**Data to examine:**
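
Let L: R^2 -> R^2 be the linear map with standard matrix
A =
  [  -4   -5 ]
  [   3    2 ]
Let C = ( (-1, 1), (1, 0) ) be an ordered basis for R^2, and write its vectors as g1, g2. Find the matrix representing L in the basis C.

Let P have columns g1, g2. Then [L]_C = P^(-1) A P.
Here det P = -1, so P^(-1) is integer; computing A P first and then P^(-1)(A P) gives [[-1, 3], [-2, -1]].

[[-1, 3], [-2, -1]]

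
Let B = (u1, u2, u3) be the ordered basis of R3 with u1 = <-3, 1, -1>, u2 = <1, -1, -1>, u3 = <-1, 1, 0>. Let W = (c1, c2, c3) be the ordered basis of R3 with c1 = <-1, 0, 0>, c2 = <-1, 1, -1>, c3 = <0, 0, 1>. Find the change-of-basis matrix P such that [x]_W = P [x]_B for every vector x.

[[2, 0, 0], [1, -1, 1], [0, -2, 1]]

Let M have columns uj and N have columns cj. Then for every x, N [x]_W = x = M [x]_B, so P = N^(-1) M.
Since det N = -1, N^(-1) has integer entries; multiplying gives P = [[2, 0, 0], [1, -1, 1], [0, -2, 1]].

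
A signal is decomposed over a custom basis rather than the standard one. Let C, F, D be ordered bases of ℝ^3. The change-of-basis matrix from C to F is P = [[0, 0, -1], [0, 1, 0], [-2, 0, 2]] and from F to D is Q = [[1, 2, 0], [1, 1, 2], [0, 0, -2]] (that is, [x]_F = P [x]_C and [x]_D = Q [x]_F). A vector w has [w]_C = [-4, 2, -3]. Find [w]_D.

[7, 9, -4]

First [w]_F = P [w]_C = [3, 2, 2].
Then [w]_D = Q [w]_F = [7, 9, -4].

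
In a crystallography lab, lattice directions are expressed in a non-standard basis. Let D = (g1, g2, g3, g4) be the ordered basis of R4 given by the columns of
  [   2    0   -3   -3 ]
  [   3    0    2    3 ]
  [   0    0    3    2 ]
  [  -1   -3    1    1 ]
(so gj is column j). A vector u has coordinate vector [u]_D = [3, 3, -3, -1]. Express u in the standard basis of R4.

The coordinates say u = 3g1 + 3g2 - 3g3 - g4; adding the scaled basis vectors gives [18, 0, -11, -16].

[18, 0, -11, -16]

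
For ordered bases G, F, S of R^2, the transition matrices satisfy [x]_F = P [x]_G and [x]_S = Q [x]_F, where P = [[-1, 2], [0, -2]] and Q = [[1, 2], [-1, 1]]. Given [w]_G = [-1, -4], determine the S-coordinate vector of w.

[9, 15]

Composing the changes, [w]_S = Q P [w]_G.
Q P = [[-1, -2], [1, -4]]; applying this to [-1, -4] gives [9, 15].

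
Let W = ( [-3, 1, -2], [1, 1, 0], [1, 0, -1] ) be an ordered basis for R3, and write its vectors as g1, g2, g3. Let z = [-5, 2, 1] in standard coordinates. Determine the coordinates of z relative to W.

Write z = c_1 g1 + ... + c_3 g3 and solve for the c_i.
Row-reducing the augmented matrix [M | z] gives c = (1, 1, -3).
Check: g1 + g2 - 3g3 = [-5, 2, 1].

[1, 1, -3]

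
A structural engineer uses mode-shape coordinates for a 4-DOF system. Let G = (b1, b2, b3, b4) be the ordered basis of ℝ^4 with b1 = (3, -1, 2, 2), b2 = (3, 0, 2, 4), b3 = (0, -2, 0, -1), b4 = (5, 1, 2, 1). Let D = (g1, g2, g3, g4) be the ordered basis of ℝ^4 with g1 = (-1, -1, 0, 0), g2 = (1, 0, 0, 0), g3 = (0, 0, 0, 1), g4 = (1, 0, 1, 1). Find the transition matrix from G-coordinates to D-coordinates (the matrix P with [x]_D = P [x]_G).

Let M have columns bj and N have columns gj. Then for every x, N [x]_D = x = M [x]_G, so P = N^(-1) M.
Since det N = -1, N^(-1) has integer entries; multiplying gives P = [[1, 0, 2, -1], [2, 1, 2, 2], [0, 2, -1, -1], [2, 2, 0, 2]].

[[1, 0, 2, -1], [2, 1, 2, 2], [0, 2, -1, -1], [2, 2, 0, 2]]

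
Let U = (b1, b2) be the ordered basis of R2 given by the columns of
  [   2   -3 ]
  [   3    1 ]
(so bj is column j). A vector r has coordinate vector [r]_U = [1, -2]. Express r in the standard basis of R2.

[8, 1]

By definition r = b1 - 2b2.
Summing componentwise gives [8, 1].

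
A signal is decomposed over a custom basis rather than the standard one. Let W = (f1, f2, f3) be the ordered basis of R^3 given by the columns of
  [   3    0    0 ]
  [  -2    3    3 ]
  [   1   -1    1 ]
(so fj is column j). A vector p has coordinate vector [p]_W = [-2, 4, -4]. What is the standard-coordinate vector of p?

[-6, 4, -10]

By definition p = -2f1 + 4f2 - 4f3.
Summing componentwise gives [-6, 4, -10].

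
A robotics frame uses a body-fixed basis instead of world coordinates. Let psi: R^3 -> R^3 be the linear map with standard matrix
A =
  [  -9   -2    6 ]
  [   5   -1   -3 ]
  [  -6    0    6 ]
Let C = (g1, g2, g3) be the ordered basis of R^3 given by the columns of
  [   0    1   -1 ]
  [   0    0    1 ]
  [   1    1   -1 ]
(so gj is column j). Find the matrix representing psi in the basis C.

The j-th column of [psi]_C is [psi(gj)]_C.
psi(g1) = A g1 = (6, -3, 6) = 0·g1 + 3g2 - 3g3, so column 1 is (0, 3, -3).
Repeating for g2, g3 and assembling the columns gives [[0, 3, -1], [3, -1, -2], [-3, 2, -3]].

[[0, 3, -1], [3, -1, -2], [-3, 2, -3]]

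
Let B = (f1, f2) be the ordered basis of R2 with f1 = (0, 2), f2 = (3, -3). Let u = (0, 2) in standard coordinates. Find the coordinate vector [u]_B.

We seek scalars with c_1 f1 + c_2 f2 = u; equivalently solve M c = u where the columns of M are f1, f2.
System: 0c_1 + 3c_2 = 0, 2c_1 - 3c_2 = 2; solving gives c_1 = 1, c_2 = 0.
Check: f1 + 0·f2 = (0, 2).

(1, 0)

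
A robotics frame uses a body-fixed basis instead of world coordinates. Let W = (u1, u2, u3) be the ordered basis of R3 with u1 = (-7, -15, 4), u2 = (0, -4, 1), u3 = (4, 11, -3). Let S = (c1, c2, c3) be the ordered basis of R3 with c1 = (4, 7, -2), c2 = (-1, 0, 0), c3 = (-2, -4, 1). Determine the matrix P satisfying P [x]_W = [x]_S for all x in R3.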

**What you need to do:** The material above should be given again in full, exactly.

**Problem solution:**
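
Let L: R^2 -> R^2 be the linear map with standard matrix
A =
  [  -4   -5 ]
  [   3    2 ]
Let C = ( (-1, 1), (1, 0) ) be an ordered basis for R^2, and write its vectors as g1, g2. Find the matrix representing L in the basis C.

Let P have columns g1, g2. Then [L]_C = P^(-1) A P.
Here det P = -1, so P^(-1) is integer; computing A P first and then P^(-1)(A P) gives [[-1, 3], [-2, -1]].

[[-1, 3], [-2, -1]]

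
Let B = (u1, u2, u3) be the ordered basis of R3 with u1 = <-3, 1, -1>, u2 = <1, -1, -1>, u3 = <-1, 1, 0>. Let W = (c1, c2, c3) be the ordered basis of R3 with c1 = <-1, 0, 0>, c2 = <-1, 1, -1>, c3 = <0, 0, 1>. Find the change-of-basis matrix P such that [x]_W = P [x]_B for every vector x.

[[2, 0, 0], [1, -1, 1], [0, -2, 1]]

Let M have columns uj and N have columns cj. Then for every x, N [x]_W = x = M [x]_B, so P = N^(-1) M.
Since det N = -1, N^(-1) has integer entries; multiplying gives P = [[2, 0, 0], [1, -1, 1], [0, -2, 1]].

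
A signal is decomposed over a custom basis rather than the standard one. Let C, F, D be ordered bases of ℝ^3. The change-of-basis matrix from C to F is P = [[0, 0, -1], [0, 1, 0], [-2, 0, 2]] and from F to D is Q = [[1, 2, 0], [1, 1, 2], [0, 0, -2]] (that is, [x]_F = P [x]_C and [x]_D = Q [x]_F). A vector w has [w]_C = [-4, 2, -3]. Find [w]_D.

[7, 9, -4]

First [w]_F = P [w]_C = [3, 2, 2].
Then [w]_D = Q [w]_F = [7, 9, -4].

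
In a crystallography lab, lattice directions are expressed in a non-standard basis. Let D = (g1, g2, g3, g4) be the ordered basis of R4 given by the columns of
  [   2    0   -3   -3 ]
  [   3    0    2    3 ]
  [   0    0    3    2 ]
  [  -1   -3    1    1 ]
(so gj is column j). A vector u has coordinate vector [u]_D = [3, 3, -3, -1]. Express u in the standard basis of R4.

The coordinates say u = 3g1 + 3g2 - 3g3 - g4; adding the scaled basis vectors gives [18, 0, -11, -16].

[18, 0, -11, -16]

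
For ordered bases G, F, S of R^2, the transition matrices satisfy [x]_F = P [x]_G and [x]_S = Q [x]_F, where P = [[-1, 2], [0, -2]] and Q = [[1, 2], [-1, 1]]. Given [w]_G = [-1, -4], determine the S-coordinate vector of w.

[9, 15]

Composing the changes, [w]_S = Q P [w]_G.
Q P = [[-1, -2], [1, -4]]; applying this to [-1, -4] gives [9, 15].

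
Let W = ( [-3, 1, -2], [1, 1, 0], [1, 0, -1] ) be an ordered basis for R3, and write its vectors as g1, g2, g3. Let z = [-5, 2, 1] in standard coordinates. Determine the coordinates of z relative to W.

Write z = c_1 g1 + ... + c_3 g3 and solve for the c_i.
Row-reducing the augmented matrix [M | z] gives c = (1, 1, -3).
Check: g1 + g2 - 3g3 = [-5, 2, 1].

[1, 1, -3]

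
A structural engineer uses mode-shape coordinates for a 4-DOF system. Let G = (b1, b2, b3, b4) be the ordered basis of ℝ^4 with b1 = (3, -1, 2, 2), b2 = (3, 0, 2, 4), b3 = (0, -2, 0, -1), b4 = (5, 1, 2, 1). Let D = (g1, g2, g3, g4) be the ordered basis of ℝ^4 with g1 = (-1, -1, 0, 0), g2 = (1, 0, 0, 0), g3 = (0, 0, 0, 1), g4 = (1, 0, 1, 1). Find the transition matrix from G-coordinates to D-coordinates (the matrix P with [x]_D = P [x]_G).

Let M have columns bj and N have columns gj. Then for every x, N [x]_D = x = M [x]_G, so P = N^(-1) M.
Since det N = -1, N^(-1) has integer entries; multiplying gives P = [[1, 0, 2, -1], [2, 1, 2, 2], [0, 2, -1, -1], [2, 2, 0, 2]].

[[1, 0, 2, -1], [2, 1, 2, 2], [0, 2, -1, -1], [2, 2, 0, 2]]

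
Let U = (b1, b2) be the ordered basis of R2 given by the columns of
  [   2   -3 ]
  [   3    1 ]
(so bj is column j). A vector r has coordinate vector [r]_U = [1, -2]. Express r in the standard basis of R2.

[8, 1]

By definition r = b1 - 2b2.
Summing componentwise gives [8, 1].

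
A signal is decomposed over a custom basis rather than the standard one. Let W = (f1, f2, f3) be the ordered basis of R^3 given by the columns of
  [   3    0    0 ]
  [  -2    3    3 ]
  [   1   -1    1 ]
(so fj is column j). A vector p has coordinate vector [p]_W = [-2, 4, -4]. What is the standard-coordinate vector of p?

[-6, 4, -10]

By definition p = -2f1 + 4f2 - 4f3.
Summing componentwise gives [-6, 4, -10].

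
A robotics frame uses a body-fixed basis instead of world coordinates. Let psi: R^3 -> R^3 be the linear map with standard matrix
A =
  [  -9   -2    6 ]
  [   5   -1   -3 ]
  [  -6    0    6 ]
Let C = (g1, g2, g3) be the ordered basis of R^3 given by the columns of
  [   0    1   -1 ]
  [   0    0    1 ]
  [   1    1   -1 ]
(so gj is column j). Find the matrix representing psi in the basis C.

The j-th column of [psi]_C is [psi(gj)]_C.
psi(g1) = A g1 = (6, -3, 6) = 0·g1 + 3g2 - 3g3, so column 1 is (0, 3, -3).
Repeating for g2, g3 and assembling the columns gives [[0, 3, -1], [3, -1, -2], [-3, 2, -3]].

[[0, 3, -1], [3, -1, -2], [-3, 2, -3]]

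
Let B = (f1, f2) be the ordered basis of R2 with f1 = (0, 2), f2 = (3, -3). Let u = (0, 2) in standard coordinates. Find the coordinate vector [u]_B.

We seek scalars with c_1 f1 + c_2 f2 = u; equivalently solve M c = u where the columns of M are f1, f2.
System: 0c_1 + 3c_2 = 0, 2c_1 - 3c_2 = 2; solving gives c_1 = 1, c_2 = 0.
Check: f1 + 0·f2 = (0, 2).

(1, 0)

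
A robotics frame uses a body-fixed basis instead of world coordinates. Let W = (u1, u2, u3) be the ordered basis of R3 with u1 = (-7, -15, 4), u2 = (0, -4, 1), u3 = (4, 11, -3). Let S = (c1, c2, c3) be the ordered basis of R3 with c1 = (4, 7, -2), c2 = (-1, 0, 0), c3 = (-2, -4, 1). Determine the matrix P satisfying P [x]_W = [x]_S for all x in R3.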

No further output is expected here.